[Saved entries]

= Beginning of Section =

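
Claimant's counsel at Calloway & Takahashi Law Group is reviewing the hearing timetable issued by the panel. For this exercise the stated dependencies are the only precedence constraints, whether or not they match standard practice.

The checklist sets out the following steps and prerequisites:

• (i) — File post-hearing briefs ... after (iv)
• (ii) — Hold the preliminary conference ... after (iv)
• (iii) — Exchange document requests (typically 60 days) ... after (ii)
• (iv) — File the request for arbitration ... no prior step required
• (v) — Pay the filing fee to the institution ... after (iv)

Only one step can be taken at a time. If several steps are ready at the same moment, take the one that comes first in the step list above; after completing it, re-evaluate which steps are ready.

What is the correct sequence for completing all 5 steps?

Only (iv) has no prerequisites, so it is first.
(i), (ii) and (v) are all available; (i) is listed earlier → (i).
Ready: (ii) and (v). (ii) is listed earlier → (ii).
Now (iii) and (v) have their prerequisites met. (iii) is listed earlier, so (iii) next.
(v) needed (iv), now all done → (v).

(iv) → (i) → (ii) → (iii) → (v)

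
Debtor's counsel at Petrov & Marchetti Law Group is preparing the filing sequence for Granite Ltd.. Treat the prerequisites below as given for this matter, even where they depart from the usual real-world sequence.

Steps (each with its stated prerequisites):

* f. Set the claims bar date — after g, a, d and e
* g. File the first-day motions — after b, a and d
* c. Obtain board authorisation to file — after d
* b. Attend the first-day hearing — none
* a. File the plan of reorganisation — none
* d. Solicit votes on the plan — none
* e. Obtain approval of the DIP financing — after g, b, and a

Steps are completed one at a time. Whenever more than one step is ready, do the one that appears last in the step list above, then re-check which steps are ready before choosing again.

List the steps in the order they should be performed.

d, a, b, c, g, e, f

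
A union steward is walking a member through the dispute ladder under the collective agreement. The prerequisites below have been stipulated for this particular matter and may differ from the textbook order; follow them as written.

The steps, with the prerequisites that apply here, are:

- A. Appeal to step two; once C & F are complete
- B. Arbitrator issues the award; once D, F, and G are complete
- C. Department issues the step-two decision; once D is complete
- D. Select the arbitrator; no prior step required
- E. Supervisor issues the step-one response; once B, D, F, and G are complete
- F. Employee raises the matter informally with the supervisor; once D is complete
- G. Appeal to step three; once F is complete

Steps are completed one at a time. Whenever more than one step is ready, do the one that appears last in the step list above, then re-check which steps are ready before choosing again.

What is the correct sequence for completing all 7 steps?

D is the only step with nothing outstanding, so it goes first.
F and C are both available; F is listed later → F.
Ready: G and C. G is listed later → G.
Now C and B have their prerequisites met. C is listed later, so C next.
Ready: B and A. B is listed later → B.
Ready: E and A. E is listed later → E.
That leaves A as the only ready step → A.

D, F, G, C, B, E, A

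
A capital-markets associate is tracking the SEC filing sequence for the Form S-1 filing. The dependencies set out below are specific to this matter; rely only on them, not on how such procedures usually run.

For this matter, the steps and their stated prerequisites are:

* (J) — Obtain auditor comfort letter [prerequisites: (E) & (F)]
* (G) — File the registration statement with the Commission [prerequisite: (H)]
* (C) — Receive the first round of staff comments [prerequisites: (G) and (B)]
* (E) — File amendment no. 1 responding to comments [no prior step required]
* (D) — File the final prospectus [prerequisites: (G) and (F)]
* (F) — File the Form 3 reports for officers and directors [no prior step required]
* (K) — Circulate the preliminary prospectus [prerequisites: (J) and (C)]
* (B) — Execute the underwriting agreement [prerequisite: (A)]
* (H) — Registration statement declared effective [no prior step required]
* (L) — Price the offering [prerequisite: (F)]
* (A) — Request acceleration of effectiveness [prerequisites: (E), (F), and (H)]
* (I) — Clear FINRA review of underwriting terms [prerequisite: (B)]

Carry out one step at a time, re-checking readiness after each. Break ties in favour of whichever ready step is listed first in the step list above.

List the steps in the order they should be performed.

(E) → (F) → (J) → (H) → (G) → (D) → (L) → (A) → (B) → (C) → (K) → (I)

Nothing is required for (E), (F) and (H). (E) is listed earlier → (E) first.
Now (F) and (H) have their prerequisites met. (F) is listed earlier, so (F) next.
(J), (H) and (L) are all available; (J) is listed earlier → (J).
(H) and (L) are both available; (H) is listed earlier → (H).
Ready: (G), (L) and (A). (G) is listed earlier → (G).
(D), (L) and (A) are all available; (D) is listed earlier → (D).
Ready: (L) and (A). (L) is listed earlier → (L).
(A) needed (E), (F) and (H), now all done → (A).
Next only (B) has its prerequisites met → (B).
Now (C) and (I) have their prerequisites met. (C) is listed earlier, so (C) next.
Now (K) and (I) have their prerequisites met. (K) is listed earlier, so (K) next.
(I) needed (B), now all done → (I).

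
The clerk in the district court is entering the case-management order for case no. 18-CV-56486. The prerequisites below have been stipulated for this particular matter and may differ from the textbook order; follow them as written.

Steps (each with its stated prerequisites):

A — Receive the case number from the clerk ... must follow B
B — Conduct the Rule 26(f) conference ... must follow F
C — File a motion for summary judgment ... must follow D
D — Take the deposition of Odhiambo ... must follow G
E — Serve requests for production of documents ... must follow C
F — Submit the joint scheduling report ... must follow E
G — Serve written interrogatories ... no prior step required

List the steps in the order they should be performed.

Only G has no prerequisites, so it is first.
D needed G, now all done → D.
C needed D, now all done → C.
Next only E has its prerequisites met → E.
That leaves F as the only ready step → F.
B is the only step now ready → B.
That leaves A as the only ready step → A.

G, D, C, E, F, B, A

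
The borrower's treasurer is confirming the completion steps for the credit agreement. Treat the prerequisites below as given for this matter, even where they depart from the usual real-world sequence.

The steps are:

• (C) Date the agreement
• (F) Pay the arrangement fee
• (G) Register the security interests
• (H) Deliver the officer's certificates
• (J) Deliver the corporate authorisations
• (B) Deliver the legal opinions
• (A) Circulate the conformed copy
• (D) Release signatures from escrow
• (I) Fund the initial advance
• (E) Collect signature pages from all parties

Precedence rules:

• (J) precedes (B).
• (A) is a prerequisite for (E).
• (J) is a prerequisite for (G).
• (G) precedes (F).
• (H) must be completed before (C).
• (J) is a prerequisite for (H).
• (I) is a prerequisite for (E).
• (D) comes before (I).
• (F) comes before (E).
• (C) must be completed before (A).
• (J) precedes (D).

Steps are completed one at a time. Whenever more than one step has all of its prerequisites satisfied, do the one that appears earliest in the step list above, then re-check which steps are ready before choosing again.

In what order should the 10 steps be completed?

(J) is the only step with nothing outstanding, so it goes first.
Now (G), (H), (B) and (D) have their prerequisites met. (G) is listed earlier, so (G) next.
(F), (H), (B) and (D) are all available; (F) is listed earlier → (F).
Ready: (H), (B) and (D). (H) is listed earlier → (H).
(C) now also ready, so the ready set is {(C), (B), (D)}; (C) is listed earlier → (C).
Now (B), (A) and (D) have their prerequisites met. (B) is listed earlier, so (B) next.
Now (A) and (D) have their prerequisites met. (A) is listed earlier, so (A) next.
Next only (D) has its prerequisites met → (D).
Next only (I) has its prerequisites met → (I).
(E) needed (F), (A) and (I), now all done → (E).

(J), (G), (F), (H), (C), (B), (A), (D), (I), (E)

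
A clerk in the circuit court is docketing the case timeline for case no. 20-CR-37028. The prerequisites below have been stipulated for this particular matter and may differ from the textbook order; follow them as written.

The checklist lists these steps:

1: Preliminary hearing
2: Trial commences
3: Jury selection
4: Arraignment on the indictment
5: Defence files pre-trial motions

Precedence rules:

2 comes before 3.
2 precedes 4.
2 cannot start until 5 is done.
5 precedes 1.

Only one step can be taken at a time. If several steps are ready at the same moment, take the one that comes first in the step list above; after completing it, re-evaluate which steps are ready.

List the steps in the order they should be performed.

5 has no prerequisites → 5 first.
Now 1 and 2 have their prerequisites met. 1 is listed earlier, so 1 next.
That leaves 2 as the only ready step → 2.
3 and 4 are both available; 3 is listed earlier → 3.
That leaves 4 as the only ready step → 4.

5 1 2 3 4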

= End of Section =

What to do —
From the records above, extract exactly and only the lines that begin at the line with "reorganisation — none" and stop after the line with "g, b, and a".

The answer —
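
* a. File the plan of reorganisation — none
* d. Solicit votes on the plan — none
* e. Obtain approval of the DIP financing — after g, b, and a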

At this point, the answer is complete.